(Stored data entries)
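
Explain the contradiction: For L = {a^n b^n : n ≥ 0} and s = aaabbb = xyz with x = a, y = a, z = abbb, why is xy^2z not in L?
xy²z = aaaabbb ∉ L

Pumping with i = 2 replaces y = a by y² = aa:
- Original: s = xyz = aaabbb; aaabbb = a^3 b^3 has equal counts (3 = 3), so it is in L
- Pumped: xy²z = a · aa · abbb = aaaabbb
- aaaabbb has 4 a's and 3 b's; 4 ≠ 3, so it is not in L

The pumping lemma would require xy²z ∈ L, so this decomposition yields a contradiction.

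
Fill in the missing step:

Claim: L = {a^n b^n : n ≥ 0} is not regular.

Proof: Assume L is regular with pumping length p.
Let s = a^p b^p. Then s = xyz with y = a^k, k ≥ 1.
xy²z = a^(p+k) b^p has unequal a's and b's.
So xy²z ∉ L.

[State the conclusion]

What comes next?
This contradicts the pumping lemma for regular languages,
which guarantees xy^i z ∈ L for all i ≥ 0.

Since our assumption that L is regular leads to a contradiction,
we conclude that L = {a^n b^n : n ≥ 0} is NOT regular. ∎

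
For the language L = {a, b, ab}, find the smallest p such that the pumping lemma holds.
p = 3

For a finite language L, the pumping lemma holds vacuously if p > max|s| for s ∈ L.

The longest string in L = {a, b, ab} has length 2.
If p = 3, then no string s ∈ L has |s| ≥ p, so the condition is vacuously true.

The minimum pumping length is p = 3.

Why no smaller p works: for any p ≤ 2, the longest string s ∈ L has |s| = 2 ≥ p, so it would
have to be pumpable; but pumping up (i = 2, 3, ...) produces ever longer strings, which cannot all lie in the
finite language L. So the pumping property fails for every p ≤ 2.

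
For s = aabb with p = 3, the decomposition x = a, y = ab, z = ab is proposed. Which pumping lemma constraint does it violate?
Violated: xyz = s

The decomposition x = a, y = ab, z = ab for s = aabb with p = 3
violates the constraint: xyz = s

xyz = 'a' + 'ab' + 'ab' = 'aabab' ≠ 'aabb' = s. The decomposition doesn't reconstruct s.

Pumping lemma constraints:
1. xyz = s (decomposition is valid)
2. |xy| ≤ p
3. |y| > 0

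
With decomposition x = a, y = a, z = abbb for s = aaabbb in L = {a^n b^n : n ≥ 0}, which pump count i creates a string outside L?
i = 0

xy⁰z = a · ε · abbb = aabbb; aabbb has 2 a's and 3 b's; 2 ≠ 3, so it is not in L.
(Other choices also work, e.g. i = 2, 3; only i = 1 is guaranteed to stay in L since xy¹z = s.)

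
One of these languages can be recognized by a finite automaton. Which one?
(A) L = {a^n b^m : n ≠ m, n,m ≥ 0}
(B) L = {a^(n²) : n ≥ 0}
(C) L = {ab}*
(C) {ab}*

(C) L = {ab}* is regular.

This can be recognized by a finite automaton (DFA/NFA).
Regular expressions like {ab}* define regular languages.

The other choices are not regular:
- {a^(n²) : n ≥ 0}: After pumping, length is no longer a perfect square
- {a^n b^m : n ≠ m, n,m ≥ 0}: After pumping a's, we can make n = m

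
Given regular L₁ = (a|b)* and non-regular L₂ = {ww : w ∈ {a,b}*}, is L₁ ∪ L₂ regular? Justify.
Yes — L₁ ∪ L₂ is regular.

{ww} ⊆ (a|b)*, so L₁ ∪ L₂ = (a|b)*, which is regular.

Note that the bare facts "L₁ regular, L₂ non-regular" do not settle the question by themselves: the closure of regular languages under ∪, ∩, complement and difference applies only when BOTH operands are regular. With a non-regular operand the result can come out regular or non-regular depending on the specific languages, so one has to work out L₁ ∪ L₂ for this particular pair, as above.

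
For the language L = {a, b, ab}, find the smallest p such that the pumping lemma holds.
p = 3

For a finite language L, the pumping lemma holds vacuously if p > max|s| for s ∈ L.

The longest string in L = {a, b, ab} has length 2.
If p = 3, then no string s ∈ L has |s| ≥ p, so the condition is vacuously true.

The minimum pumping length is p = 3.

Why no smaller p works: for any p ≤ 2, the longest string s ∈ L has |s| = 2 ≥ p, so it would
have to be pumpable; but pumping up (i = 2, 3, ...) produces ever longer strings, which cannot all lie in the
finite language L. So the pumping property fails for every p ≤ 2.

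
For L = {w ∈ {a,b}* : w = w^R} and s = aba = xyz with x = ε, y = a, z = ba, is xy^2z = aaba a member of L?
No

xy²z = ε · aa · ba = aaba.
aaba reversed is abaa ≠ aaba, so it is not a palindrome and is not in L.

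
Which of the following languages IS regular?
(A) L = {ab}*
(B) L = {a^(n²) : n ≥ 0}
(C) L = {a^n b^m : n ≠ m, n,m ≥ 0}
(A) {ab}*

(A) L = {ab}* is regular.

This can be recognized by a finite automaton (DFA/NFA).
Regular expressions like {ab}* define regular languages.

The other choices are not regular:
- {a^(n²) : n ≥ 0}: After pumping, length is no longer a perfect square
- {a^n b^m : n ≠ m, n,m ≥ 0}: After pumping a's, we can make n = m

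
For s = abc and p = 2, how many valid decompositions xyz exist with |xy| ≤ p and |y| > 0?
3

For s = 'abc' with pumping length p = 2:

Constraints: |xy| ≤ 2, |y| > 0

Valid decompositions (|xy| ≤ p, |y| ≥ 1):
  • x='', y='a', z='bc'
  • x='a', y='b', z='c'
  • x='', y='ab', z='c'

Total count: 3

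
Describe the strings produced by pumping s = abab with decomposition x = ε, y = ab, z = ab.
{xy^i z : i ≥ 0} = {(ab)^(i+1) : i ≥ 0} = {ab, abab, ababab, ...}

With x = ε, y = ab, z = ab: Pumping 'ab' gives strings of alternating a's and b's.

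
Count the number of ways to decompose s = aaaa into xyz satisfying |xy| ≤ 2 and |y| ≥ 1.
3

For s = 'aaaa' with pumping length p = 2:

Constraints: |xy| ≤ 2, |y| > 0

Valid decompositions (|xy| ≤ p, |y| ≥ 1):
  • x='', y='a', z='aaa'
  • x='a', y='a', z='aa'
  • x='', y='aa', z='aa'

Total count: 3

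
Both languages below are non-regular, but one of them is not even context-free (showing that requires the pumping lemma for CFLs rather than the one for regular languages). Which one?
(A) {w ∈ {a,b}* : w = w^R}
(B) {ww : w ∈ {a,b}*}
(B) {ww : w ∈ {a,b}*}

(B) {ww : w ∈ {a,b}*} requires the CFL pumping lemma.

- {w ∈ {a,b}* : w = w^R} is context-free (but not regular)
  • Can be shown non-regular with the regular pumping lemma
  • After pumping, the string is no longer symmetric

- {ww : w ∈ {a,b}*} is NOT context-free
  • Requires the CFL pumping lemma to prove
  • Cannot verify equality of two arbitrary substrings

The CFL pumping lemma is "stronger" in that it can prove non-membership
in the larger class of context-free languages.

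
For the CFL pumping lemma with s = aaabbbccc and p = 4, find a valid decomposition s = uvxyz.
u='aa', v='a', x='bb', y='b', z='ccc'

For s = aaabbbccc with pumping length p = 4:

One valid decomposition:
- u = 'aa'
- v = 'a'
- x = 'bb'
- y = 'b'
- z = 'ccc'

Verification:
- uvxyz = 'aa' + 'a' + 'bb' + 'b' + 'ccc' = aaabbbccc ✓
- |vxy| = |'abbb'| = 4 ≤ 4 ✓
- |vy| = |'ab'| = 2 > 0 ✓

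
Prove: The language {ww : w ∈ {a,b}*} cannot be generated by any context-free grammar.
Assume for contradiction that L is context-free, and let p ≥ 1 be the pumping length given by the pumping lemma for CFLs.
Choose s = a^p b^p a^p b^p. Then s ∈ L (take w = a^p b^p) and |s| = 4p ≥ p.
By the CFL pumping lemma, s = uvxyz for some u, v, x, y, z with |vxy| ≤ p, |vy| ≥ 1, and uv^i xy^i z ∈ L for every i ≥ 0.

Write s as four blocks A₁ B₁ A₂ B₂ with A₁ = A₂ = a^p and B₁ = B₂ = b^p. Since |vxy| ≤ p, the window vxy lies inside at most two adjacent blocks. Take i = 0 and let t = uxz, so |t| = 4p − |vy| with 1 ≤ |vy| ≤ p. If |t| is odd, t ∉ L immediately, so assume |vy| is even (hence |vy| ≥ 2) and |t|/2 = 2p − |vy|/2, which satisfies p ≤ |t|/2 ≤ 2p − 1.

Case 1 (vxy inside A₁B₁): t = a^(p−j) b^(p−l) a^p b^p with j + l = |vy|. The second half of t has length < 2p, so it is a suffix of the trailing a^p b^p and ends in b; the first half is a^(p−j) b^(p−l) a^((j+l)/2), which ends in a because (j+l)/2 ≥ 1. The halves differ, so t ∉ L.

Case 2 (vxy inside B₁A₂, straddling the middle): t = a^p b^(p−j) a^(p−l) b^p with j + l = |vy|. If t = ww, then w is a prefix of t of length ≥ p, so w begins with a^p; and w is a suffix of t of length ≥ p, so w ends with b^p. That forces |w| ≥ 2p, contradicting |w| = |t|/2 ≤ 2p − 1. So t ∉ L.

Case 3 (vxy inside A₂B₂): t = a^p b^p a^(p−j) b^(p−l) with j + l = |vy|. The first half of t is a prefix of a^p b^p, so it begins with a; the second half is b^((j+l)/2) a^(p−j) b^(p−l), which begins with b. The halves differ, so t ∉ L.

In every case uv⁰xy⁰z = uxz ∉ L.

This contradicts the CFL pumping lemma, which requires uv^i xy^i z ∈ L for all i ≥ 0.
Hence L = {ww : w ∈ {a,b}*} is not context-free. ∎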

§ **Task**:
What is needed is an exact copy of the lines above, from the one containing "Fill in the" through the one containing "[State the conclusion]", with nothing added.

§ **Answer box**:
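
Fill in the missing step:

Claim: L = {a^n b^n : n ≥ 0} is not regular.

Proof: Assume L is regular with pumping length p.
Let s = a^p b^p. Then s = xyz with y = a^k, k ≥ 1.
xy²z = a^(p+k) b^p has unequal a's and b's.
So xy²z ∉ L.

[State the conclusion]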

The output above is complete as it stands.